> [MATERIAL PROVIDED]:
%%

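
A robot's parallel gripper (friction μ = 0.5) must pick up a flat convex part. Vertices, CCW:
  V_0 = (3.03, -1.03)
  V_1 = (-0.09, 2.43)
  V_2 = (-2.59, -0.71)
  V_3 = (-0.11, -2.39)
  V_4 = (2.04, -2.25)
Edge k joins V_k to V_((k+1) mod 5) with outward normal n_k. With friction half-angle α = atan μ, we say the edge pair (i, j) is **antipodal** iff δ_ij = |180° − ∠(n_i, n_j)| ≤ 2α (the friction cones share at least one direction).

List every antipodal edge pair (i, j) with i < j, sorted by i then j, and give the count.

α = atan 0.5 = 26.57°;  2α = 53.13°
n_0 = (+0.7427, +0.6697)
n_1 = (-0.7823, +0.6229)
n_2 = (-0.5608, -0.8279)
n_3 = (+0.0650, -0.9979)
n_4 = (+0.7765, -0.6301)
  (0,1): δ = 80.57°  ·
  (0,2): δ = 13.84°  ✓
  (0,3): δ = 51.68°  ✓
  (0,4): δ = 98.90°  ·
  (1,2): δ = 85.59°  ·
  (1,3): δ = 47.75°  ✓
  (1,4): δ = 0.53°  ✓
  (2,3): δ = 142.16°  ·
  (2,4): δ = 94.94°  ·
  (3,4): δ = 132.78°  ·
antipodal pairs: 4

count = 4; pairs: (0,2), (0,3), (1,3), (1,4)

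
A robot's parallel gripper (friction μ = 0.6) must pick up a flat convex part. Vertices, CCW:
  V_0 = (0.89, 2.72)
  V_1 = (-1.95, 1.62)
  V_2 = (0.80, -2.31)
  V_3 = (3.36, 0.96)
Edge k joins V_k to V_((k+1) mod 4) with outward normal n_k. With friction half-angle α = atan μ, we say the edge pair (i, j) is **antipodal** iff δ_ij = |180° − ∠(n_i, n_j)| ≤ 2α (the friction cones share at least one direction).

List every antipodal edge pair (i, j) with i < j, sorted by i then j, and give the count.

α = atan 0.6 = 30.96°;  2α = 61.93°
n_0 = (-0.3612, +0.9325)
n_1 = (-0.8193, -0.5733)
n_2 = (+0.7874, -0.6164)
n_3 = (+0.5803, +0.8144)
  (0,1): δ = 76.19°  ·
  (0,2): δ = 30.77°  ✓
  (0,3): δ = 123.36°  ·
  (1,2): δ = 73.04°  ·
  (1,3): δ = 19.55°  ✓
  (2,3): δ = 87.42°  ·
antipodal pairs: 2

count = 2; pairs: (0,2), (1,3)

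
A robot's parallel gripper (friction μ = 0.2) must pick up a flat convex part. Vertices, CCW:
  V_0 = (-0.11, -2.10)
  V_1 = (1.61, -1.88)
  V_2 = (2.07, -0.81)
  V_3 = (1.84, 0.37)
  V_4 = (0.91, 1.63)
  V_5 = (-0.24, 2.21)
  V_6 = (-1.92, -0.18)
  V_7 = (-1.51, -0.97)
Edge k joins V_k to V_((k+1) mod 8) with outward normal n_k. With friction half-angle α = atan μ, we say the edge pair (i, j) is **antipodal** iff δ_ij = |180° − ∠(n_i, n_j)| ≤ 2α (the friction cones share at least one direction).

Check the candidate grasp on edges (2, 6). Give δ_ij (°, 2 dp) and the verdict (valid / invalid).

α = atan 0.2 = 11.31°;  2α = 22.62°
edge 2: e_2 = (-0.23, +1.18);  n_2 = (+0.9815, +0.1913)
edge 6: e_6 = (+0.41, -0.79);  n_6 = (-0.8876, -0.4606)
∠(n_2, n_6) = 163.60°
δ = |180° − 163.60°| = 16.40°
16.40° ≤ 2α = 22.62°  →  valid

δ = 16.40°, valid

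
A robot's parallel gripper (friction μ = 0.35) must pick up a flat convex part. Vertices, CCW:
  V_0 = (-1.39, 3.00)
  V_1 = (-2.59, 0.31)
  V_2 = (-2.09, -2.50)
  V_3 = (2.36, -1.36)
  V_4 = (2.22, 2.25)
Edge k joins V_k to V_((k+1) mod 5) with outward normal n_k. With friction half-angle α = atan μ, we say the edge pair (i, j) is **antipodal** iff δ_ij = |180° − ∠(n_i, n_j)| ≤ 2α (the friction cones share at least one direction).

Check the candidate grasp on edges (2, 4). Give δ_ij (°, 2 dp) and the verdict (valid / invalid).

α = atan 0.35 = 19.29°;  2α = 38.58°
edge 2: e_2 = (+4.45, +1.14);  n_2 = (+0.2482, -0.9687)
edge 4: e_4 = (-3.61, +0.75);  n_4 = (+0.2034, +0.9791)
∠(n_2, n_4) = 153.89°
δ = |180° − 153.89°| = 26.11°
26.11° ≤ 2α = 38.58°  →  valid

δ = 26.11°, valid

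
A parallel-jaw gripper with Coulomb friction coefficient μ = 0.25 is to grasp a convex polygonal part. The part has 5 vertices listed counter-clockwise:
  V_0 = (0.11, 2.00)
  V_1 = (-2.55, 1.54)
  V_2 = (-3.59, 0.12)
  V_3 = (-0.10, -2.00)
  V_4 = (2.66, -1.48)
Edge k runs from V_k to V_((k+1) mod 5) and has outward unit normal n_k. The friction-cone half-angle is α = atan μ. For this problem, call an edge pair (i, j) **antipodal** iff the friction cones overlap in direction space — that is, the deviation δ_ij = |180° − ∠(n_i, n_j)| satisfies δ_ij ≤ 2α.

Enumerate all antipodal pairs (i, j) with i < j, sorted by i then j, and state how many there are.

α = atan 0.25 = 14.04°;  2α = 28.07°
n_0 = (-0.1704, +0.9854)
n_1 = (-0.8068, +0.5909)
n_2 = (-0.5192, -0.8547)
n_3 = (+0.1851, -0.9827)
n_4 = (+0.8066, +0.5911)
  (0,1): δ = 136.03°  ·
  (0,2): δ = 41.09°  ·
  (0,3): δ = 0.86°  ✓
  (0,4): δ = 116.42°  ·
  (1,2): δ = 85.06°  ·
  (1,3): δ = 43.11°  ·
  (1,4): δ = 72.45°  ·
  (2,3): δ = 138.05°  ·
  (2,4): δ = 22.49°  ✓
  (3,4): δ = 64.44°  ·
antipodal pairs: 2

count = 2; pairs: (0,3), (2,4)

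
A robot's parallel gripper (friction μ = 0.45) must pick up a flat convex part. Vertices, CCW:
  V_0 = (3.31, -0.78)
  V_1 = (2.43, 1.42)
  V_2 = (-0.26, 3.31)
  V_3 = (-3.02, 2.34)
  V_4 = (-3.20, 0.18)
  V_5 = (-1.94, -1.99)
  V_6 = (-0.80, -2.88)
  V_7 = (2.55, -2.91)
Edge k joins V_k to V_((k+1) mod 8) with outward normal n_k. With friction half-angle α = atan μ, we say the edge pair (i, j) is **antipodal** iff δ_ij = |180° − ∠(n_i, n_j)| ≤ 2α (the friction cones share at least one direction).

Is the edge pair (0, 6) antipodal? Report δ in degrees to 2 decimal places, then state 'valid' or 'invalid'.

α = atan 0.45 = 24.23°;  2α = 48.46°
edge 0: e_0 = (-0.88, +2.20);  n_0 = (+0.9285, +0.3714)
edge 6: e_6 = (+3.35, -0.03);  n_6 = (-0.0090, -1.0000)
∠(n_0, n_6) = 112.31°
δ = |180° − 112.31°| = 67.69°
67.69° > 2α = 48.46°  →  invalid

δ = 67.69°, invalid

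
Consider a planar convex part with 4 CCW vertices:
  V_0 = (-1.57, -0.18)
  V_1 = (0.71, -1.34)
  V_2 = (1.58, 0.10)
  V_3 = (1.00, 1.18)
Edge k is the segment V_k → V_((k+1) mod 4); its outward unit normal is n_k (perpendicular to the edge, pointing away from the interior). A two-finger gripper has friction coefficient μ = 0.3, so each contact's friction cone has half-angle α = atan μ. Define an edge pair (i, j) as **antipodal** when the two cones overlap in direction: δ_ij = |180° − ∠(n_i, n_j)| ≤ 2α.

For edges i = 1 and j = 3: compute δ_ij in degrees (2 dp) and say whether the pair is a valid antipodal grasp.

δ = 30.97°, valid

α = atan 0.3 = 16.70°;  2α = 33.40°
edge 1: e_1 = (+0.87, +1.44);  n_1 = (+0.8559, -0.5171)
edge 3: e_3 = (-2.57, -1.36);  n_3 = (-0.4677, +0.8839)
∠(n_1, n_3) = 149.03°
δ = |180° − 149.03°| = 30.97°
30.97° ≤ 2α = 33.40°  →  valid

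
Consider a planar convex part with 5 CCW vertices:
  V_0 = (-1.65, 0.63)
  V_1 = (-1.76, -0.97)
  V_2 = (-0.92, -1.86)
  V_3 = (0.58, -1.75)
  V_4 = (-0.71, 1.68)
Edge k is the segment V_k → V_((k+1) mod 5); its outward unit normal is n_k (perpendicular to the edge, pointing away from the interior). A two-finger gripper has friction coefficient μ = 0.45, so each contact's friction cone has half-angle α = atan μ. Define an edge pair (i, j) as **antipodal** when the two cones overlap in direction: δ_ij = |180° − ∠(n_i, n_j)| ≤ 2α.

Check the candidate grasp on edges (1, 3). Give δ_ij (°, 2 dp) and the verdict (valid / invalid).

α = atan 0.45 = 24.23°;  2α = 48.46°
edge 1: e_1 = (+0.84, -0.89);  n_1 = (-0.7272, -0.6864)
edge 3: e_3 = (-1.29, +3.43);  n_3 = (+0.9360, +0.3520)
∠(n_1, n_3) = 157.27°
δ = |180° − 157.27°| = 22.73°
22.73° ≤ 2α = 48.46°  →  valid

δ = 22.73°, valid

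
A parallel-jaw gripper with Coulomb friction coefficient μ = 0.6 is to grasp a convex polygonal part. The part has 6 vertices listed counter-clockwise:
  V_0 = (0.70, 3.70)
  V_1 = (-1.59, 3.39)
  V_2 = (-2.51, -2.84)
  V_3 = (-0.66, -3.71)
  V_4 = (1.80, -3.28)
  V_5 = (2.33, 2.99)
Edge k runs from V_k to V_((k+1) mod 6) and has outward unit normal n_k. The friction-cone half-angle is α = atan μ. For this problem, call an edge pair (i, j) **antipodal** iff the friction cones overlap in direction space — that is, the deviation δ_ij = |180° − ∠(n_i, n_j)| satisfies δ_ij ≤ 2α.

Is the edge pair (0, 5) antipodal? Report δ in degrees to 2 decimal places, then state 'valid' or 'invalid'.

α = atan 0.6 = 30.96°;  2α = 61.93°
edge 0: e_0 = (-2.29, -0.31);  n_0 = (-0.1341, +0.9910)
edge 5: e_5 = (-1.63, +0.71);  n_5 = (+0.3993, +0.9168)
∠(n_0, n_5) = 31.25°
δ = |180° − 31.25°| = 148.75°
148.75° > 2α = 61.93°  →  invalid

δ = 148.75°, invalid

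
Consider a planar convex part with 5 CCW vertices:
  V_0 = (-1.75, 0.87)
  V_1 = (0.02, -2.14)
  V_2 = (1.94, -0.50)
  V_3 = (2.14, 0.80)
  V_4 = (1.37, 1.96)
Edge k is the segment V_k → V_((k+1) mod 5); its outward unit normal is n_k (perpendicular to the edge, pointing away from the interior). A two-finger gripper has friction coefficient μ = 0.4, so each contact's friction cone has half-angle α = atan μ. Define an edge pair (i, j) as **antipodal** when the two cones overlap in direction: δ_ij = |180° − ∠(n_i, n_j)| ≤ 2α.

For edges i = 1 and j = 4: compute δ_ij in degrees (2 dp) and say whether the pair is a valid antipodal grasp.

α = atan 0.4 = 21.80°;  2α = 43.60°
edge 1: e_1 = (+1.92, +1.64);  n_1 = (+0.6495, -0.7604)
edge 4: e_4 = (-3.12, -1.09);  n_4 = (-0.3298, +0.9440)
∠(n_1, n_4) = 158.75°
δ = |180° − 158.75°| = 21.25°
21.25° ≤ 2α = 43.60°  →  valid

δ = 21.25°, valid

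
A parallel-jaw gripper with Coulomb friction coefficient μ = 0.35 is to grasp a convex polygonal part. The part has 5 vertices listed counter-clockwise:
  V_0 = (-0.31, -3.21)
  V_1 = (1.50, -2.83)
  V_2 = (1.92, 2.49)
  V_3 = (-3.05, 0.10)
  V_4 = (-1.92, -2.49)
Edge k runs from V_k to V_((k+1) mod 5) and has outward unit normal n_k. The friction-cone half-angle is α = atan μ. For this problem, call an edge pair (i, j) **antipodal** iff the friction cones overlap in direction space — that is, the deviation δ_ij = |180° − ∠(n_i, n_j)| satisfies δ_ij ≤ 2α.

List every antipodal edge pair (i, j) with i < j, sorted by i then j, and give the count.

α = atan 0.35 = 19.29°;  2α = 38.58°
n_0 = (+0.2055, -0.9787)
n_1 = (+0.9969, -0.0787)
n_2 = (-0.4334, +0.9012)
n_3 = (-0.9166, -0.3999)
n_4 = (-0.4082, -0.9129)
  (0,1): δ = 106.37°  ·
  (0,2): δ = 13.83°  ✓
  (0,3): δ = 101.71°  ·
  (0,4): δ = 144.05°  ·
  (1,2): δ = 59.80°  ·
  (1,3): δ = 28.09°  ✓
  (1,4): δ = 70.42°  ·
  (2,3): δ = 92.11°  ·
  (2,4): δ = 49.78°  ·
  (3,4): δ = 137.67°  ·
antipodal pairs: 2

count = 2; pairs: (0,2), (1,3)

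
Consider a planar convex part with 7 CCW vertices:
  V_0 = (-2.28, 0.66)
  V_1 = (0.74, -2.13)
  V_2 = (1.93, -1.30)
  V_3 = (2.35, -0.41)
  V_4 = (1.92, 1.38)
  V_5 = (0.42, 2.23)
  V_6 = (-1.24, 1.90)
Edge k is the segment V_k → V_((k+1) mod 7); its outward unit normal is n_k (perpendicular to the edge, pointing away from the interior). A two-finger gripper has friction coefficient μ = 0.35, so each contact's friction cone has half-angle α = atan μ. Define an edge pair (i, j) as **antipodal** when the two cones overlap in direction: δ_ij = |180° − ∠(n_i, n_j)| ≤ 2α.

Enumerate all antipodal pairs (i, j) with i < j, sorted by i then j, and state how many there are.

count = 5; pairs: (0,3), (0,4), (1,5), (1,6), (2,6)

α = atan 0.35 = 19.29°;  2α = 38.58°
n_0 = (-0.6786, -0.7345)
n_1 = (+0.5721, -0.8202)
n_2 = (+0.9044, -0.4268)
n_3 = (+0.9723, +0.2336)
n_4 = (+0.4930, +0.8700)
n_5 = (-0.1950, +0.9808)
n_6 = (-0.7662, +0.6426)
  (0,1): δ = 102.37°  ·
  (0,2): δ = 72.53°  ·
  (0,3): δ = 33.76°  ✓
  (0,4): δ = 13.19°  ✓
  (0,5): δ = 53.98°  ·
  (0,6): δ = 92.75°  ·
  (1,2): δ = 150.16°  ·
  (1,3): δ = 111.39°  ·
  (1,4): δ = 64.43°  ·
  (1,5): δ = 23.65°  ✓
  (1,6): δ = 15.12°  ✓
  (2,3): δ = 141.23°  ·
  (2,4): δ = 94.28°  ·
  (2,5): δ = 53.49°  ·
  (2,6): δ = 14.72°  ✓
  (3,4): δ = 133.05°  ·
  (3,5): δ = 92.26°  ·
  (3,6): δ = 53.49°  ·
  (4,5): δ = 139.22°  ·
  (4,6): δ = 100.45°  ·
  (5,6): δ = 141.23°  ·
antipodal pairs: 5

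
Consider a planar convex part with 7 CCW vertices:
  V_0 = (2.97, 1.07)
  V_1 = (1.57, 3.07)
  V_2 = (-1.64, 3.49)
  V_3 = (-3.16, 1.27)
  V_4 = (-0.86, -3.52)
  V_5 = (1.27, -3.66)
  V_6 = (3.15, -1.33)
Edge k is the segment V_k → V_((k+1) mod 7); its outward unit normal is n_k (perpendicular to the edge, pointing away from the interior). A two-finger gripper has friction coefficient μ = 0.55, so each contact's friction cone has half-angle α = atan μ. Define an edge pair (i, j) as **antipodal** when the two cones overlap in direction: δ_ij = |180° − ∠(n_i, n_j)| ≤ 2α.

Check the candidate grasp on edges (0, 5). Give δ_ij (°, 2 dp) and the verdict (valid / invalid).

δ = 106.11°, invalid

α = atan 0.55 = 28.81°;  2α = 57.62°
edge 0: e_0 = (-1.40, +2.00);  n_0 = (+0.8192, +0.5735)
edge 5: e_5 = (+1.88, +2.33);  n_5 = (+0.7783, -0.6279)
∠(n_0, n_5) = 73.89°
δ = |180° − 73.89°| = 106.11°
106.11° > 2α = 57.62°  →  invalid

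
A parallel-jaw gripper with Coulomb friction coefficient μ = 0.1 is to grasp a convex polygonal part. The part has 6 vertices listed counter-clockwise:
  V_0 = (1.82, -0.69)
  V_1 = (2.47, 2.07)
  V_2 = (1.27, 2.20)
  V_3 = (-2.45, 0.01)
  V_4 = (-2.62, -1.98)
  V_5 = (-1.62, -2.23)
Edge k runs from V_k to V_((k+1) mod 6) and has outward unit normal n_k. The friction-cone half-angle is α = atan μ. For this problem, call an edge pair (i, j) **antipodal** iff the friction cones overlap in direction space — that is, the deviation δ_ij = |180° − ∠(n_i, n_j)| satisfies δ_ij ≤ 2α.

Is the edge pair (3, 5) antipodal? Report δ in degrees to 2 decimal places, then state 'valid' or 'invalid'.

α = atan 0.1 = 5.71°;  2α = 11.42°
edge 3: e_3 = (-0.17, -1.99);  n_3 = (-0.9964, +0.0851)
edge 5: e_5 = (+3.44, +1.54);  n_5 = (+0.4086, -0.9127)
∠(n_3, n_5) = 119.00°
δ = |180° − 119.00°| = 61.00°
61.00° > 2α = 11.42°  →  invalid

δ = 61.00°, invalid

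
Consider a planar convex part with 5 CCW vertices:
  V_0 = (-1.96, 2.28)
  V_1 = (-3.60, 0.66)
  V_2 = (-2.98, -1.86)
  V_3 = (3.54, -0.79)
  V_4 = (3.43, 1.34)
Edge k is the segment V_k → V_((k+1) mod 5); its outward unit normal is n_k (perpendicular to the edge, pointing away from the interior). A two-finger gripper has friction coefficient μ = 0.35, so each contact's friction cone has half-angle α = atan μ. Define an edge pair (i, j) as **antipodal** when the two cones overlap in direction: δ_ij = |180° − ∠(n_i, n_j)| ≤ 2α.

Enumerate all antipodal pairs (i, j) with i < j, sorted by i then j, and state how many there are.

count = 3; pairs: (0,2), (1,3), (2,4)

α = atan 0.35 = 19.29°;  2α = 38.58°
n_0 = (-0.7028, +0.7114)
n_1 = (-0.9710, -0.2389)
n_2 = (+0.1619, -0.9868)
n_3 = (+0.9987, +0.0516)
n_4 = (+0.1718, +0.9851)
  (0,1): δ = 120.83°  ·
  (0,2): δ = 35.33°  ✓
  (0,3): δ = 48.31°  ·
  (0,4): δ = 125.46°  ·
  (1,2): δ = 94.50°  ·
  (1,3): δ = 10.87°  ✓
  (1,4): δ = 66.29°  ·
  (2,3): δ = 96.36°  ·
  (2,4): δ = 19.21°  ✓
  (3,4): δ = 102.85°  ·
antipodal pairs: 3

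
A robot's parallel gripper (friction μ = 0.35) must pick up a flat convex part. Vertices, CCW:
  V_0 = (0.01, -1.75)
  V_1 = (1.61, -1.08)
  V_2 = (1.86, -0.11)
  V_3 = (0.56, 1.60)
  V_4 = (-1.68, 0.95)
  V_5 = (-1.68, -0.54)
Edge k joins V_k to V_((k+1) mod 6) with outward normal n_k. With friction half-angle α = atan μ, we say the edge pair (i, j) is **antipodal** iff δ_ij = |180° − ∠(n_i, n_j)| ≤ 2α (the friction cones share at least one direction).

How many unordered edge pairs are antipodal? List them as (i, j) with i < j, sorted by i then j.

count = 4; pairs: (0,3), (1,4), (2,4), (2,5)

α = atan 0.35 = 19.29°;  2α = 38.58°
n_0 = (+0.3863, -0.9224)
n_1 = (+0.9684, -0.2496)
n_2 = (+0.7961, +0.6052)
n_3 = (-0.2787, +0.9604)
n_4 = (-1.0000, -0.0000)
n_5 = (-0.5821, -0.8131)
  (0,1): δ = 127.17°  ·
  (0,2): δ = 75.48°  ·
  (0,3): δ = 6.54°  ✓
  (0,4): δ = 67.28°  ·
  (0,5): δ = 121.68°  ·
  (1,2): δ = 128.30°  ·
  (1,3): δ = 59.37°  ·
  (1,4): δ = 14.45°  ✓
  (1,5): δ = 68.85°  ·
  (2,3): δ = 111.06°  ·
  (2,4): δ = 37.24°  ✓
  (2,5): δ = 17.15°  ✓
  (3,4): δ = 106.18°  ·
  (3,5): δ = 51.78°  ·
  (4,5): δ = 125.60°  ·
antipodal pairs: 4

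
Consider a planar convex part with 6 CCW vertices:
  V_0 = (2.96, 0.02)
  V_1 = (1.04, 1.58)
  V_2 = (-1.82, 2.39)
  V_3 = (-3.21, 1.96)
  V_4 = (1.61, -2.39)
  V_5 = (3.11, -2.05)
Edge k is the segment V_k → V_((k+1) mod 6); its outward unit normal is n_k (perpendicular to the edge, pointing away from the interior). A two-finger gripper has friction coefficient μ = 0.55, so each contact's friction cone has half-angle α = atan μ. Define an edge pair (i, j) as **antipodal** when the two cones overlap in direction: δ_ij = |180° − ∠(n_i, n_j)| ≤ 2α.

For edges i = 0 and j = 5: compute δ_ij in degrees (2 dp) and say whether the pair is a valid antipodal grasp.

α = atan 0.55 = 28.81°;  2α = 57.62°
edge 0: e_0 = (-1.92, +1.56);  n_0 = (+0.6306, +0.7761)
edge 5: e_5 = (-0.15, +2.07);  n_5 = (+0.9974, +0.0723)
∠(n_0, n_5) = 46.76°
δ = |180° − 46.76°| = 133.24°
133.24° > 2α = 57.62°  →  invalid

δ = 133.24°, invalid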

%%

Print the records verbatim, stopping after the "V_4 = (2.04, -2.25)" line.

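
A robot's parallel gripper (friction μ = 0.5) must pick up a flat convex part. Vertices, CCW:
  V_0 = (3.03, -1.03)
  V_1 = (-0.09, 2.43)
  V_2 = (-2.59, -0.71)
  V_3 = (-0.11, -2.39)
  V_4 = (2.04, -2.25)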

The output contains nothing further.